Items from a dataset
---------------

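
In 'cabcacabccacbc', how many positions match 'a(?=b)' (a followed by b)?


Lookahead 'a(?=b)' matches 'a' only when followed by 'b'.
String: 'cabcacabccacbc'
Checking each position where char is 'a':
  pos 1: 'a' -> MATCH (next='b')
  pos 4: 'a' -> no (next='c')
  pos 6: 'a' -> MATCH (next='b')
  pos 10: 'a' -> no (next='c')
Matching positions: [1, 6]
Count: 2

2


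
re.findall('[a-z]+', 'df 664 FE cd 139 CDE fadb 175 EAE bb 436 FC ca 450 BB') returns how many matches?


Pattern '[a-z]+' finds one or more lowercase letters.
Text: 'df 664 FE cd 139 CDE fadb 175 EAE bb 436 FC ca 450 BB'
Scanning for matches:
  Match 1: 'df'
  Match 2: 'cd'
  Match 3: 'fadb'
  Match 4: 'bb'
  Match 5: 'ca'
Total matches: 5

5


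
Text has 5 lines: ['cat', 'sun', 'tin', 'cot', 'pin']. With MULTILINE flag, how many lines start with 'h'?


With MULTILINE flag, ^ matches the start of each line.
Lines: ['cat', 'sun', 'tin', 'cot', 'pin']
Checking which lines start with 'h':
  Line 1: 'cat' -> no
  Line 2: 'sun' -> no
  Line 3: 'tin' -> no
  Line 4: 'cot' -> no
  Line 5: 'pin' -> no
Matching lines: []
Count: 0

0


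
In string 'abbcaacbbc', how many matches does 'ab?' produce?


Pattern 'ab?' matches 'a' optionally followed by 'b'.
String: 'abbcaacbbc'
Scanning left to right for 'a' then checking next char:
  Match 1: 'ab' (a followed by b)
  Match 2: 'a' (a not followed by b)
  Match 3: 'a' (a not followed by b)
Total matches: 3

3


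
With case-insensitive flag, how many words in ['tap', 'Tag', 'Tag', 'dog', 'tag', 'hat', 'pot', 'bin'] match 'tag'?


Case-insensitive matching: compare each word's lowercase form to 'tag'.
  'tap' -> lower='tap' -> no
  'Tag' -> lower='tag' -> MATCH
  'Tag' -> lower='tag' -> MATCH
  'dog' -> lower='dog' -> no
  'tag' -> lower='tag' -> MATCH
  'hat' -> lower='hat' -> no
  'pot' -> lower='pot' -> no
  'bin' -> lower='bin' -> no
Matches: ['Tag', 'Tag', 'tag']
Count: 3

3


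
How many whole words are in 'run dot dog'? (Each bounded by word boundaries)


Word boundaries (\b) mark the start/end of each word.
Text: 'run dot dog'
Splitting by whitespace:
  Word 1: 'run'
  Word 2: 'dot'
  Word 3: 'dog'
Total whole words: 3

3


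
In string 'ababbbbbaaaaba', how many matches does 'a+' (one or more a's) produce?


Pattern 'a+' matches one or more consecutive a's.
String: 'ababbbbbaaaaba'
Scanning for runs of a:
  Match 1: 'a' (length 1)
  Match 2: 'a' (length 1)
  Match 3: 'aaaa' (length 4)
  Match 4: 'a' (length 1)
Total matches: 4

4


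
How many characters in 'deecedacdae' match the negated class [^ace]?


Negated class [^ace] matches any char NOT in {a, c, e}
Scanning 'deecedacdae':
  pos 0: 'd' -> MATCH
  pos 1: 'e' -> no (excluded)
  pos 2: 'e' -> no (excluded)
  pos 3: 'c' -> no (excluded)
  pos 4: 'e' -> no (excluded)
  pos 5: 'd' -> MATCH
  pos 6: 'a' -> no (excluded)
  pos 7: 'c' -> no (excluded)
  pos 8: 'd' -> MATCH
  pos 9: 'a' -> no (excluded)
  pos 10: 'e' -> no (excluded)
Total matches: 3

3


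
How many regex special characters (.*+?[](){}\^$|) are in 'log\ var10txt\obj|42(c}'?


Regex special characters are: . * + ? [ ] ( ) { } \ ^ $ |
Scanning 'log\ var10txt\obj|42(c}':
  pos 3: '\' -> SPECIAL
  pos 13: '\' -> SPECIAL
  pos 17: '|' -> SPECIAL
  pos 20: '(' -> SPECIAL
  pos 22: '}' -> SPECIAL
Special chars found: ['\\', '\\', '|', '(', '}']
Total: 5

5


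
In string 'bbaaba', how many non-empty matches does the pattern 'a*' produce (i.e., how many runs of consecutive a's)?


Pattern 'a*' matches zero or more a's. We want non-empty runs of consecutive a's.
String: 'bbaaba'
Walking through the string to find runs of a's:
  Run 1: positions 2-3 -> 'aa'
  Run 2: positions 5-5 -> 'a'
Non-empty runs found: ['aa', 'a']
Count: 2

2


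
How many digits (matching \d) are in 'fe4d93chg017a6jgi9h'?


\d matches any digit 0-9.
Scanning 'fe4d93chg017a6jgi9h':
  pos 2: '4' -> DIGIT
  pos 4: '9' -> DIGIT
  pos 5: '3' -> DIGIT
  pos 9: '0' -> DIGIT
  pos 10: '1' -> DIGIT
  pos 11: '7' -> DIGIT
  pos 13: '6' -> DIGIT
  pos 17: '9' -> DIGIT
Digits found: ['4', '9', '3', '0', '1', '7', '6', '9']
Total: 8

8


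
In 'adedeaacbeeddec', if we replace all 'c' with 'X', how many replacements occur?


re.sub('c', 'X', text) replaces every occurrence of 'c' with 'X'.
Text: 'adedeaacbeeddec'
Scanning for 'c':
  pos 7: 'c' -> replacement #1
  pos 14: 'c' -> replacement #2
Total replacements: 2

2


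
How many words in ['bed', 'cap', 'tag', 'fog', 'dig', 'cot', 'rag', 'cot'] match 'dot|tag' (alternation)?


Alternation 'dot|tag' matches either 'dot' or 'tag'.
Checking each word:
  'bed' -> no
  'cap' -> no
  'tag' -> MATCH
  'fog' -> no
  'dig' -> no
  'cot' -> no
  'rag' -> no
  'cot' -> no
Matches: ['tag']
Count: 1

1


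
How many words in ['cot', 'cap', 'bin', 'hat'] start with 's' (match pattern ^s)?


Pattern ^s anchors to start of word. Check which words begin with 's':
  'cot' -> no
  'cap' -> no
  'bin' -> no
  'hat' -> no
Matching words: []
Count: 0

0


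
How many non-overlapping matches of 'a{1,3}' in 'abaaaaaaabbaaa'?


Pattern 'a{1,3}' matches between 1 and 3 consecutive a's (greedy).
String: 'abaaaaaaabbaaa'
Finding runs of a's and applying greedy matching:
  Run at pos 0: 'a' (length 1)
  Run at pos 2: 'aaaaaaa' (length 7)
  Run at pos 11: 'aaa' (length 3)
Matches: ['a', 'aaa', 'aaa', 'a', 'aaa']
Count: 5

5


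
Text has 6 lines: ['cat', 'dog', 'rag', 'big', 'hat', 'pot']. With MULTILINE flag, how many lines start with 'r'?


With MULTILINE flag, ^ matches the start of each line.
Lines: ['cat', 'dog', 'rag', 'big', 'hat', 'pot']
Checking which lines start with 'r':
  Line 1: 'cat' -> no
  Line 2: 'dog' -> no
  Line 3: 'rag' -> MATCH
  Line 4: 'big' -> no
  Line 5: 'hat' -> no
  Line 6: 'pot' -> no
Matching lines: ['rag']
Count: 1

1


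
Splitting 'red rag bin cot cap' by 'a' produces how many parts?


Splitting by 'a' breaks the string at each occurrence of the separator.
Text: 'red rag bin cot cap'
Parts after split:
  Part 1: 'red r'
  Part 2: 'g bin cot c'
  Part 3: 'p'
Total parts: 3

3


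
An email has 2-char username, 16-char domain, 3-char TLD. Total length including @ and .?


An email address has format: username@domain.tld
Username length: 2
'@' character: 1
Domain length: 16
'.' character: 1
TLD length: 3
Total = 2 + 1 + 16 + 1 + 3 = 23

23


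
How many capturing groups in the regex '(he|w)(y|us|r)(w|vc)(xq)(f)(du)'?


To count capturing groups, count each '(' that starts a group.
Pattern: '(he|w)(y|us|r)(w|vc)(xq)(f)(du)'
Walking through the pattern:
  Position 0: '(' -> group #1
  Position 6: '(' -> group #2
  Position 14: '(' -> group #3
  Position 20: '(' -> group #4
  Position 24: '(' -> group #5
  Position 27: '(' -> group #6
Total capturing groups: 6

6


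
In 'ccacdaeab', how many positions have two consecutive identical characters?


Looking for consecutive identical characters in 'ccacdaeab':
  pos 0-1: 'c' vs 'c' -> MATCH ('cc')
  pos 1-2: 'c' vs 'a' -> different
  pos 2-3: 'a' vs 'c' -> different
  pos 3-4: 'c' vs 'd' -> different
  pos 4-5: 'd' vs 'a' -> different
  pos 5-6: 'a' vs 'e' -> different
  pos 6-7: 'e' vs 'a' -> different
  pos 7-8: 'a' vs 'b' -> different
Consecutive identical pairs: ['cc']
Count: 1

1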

---------------

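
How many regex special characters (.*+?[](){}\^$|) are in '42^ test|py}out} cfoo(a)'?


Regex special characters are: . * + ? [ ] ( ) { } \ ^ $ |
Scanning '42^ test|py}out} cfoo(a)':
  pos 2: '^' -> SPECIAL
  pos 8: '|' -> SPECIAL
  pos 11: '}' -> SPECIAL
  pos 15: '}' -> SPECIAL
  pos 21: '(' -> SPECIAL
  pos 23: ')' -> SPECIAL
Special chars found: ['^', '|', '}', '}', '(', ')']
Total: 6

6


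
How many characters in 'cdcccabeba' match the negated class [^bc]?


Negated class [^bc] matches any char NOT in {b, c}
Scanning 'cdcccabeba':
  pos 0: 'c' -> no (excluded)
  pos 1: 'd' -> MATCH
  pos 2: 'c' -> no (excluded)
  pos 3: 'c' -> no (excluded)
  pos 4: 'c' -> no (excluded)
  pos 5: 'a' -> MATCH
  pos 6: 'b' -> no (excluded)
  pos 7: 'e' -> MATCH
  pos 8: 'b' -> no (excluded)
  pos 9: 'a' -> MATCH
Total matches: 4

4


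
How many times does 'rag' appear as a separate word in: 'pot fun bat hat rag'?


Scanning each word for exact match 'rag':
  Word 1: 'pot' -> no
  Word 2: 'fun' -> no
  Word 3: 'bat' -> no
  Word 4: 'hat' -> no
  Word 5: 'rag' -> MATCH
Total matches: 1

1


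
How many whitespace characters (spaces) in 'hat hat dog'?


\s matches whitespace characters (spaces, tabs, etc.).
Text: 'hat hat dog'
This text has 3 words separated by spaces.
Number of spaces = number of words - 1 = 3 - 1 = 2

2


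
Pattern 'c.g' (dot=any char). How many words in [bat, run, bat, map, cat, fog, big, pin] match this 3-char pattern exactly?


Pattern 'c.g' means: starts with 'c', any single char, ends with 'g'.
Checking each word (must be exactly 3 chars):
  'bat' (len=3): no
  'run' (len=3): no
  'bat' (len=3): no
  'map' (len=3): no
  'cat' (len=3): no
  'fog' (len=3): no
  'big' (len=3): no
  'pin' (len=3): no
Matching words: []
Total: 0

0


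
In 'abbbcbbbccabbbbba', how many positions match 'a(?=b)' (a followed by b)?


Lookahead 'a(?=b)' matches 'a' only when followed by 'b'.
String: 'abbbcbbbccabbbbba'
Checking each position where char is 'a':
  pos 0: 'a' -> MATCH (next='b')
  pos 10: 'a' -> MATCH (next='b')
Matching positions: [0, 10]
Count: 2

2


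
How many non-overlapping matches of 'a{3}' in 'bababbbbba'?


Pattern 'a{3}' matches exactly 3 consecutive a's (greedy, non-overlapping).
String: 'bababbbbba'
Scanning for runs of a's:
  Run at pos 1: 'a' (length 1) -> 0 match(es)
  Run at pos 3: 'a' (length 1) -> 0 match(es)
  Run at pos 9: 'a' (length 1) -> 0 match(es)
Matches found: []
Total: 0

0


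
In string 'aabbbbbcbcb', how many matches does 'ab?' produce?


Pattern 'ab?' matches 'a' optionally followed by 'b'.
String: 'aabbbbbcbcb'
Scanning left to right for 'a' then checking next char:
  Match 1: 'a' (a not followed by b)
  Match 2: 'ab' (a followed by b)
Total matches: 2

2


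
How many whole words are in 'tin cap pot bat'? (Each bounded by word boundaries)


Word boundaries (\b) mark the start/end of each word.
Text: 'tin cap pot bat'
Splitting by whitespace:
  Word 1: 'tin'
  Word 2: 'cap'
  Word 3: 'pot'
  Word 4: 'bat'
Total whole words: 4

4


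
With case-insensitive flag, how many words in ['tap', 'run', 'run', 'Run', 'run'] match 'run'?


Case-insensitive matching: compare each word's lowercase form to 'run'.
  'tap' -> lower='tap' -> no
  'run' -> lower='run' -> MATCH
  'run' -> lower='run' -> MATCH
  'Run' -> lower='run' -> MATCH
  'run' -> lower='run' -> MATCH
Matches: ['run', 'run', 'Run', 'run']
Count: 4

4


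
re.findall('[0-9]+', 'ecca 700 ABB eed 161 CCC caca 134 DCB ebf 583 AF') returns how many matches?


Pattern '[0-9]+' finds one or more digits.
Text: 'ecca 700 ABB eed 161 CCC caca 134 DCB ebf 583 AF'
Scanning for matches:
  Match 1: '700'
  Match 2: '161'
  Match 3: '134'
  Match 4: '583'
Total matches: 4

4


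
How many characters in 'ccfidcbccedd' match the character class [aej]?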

---------------

_WORK ORDER_. From the entries above, extract only the lines running from the one containing "re.findall('[0-9]+', 'ecca 700" through the one containing "How many characters in 'ccfidcbccedd'", inclusive.

_EXERCISE RESULT_.
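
re.findall('[0-9]+', 'ecca 700 ABB eed 161 CCC caca 134 DCB ebf 583 AF') returns how many matches?


Pattern '[0-9]+' finds one or more digits.
Text: 'ecca 700 ABB eed 161 CCC caca 134 DCB ebf 583 AF'
Scanning for matches:
  Match 1: '700'
  Match 2: '161'
  Match 3: '134'
  Match 4: '583'
Total matches: 4

4


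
How many characters in 'ccfidcbccedd' match the character class [aej]?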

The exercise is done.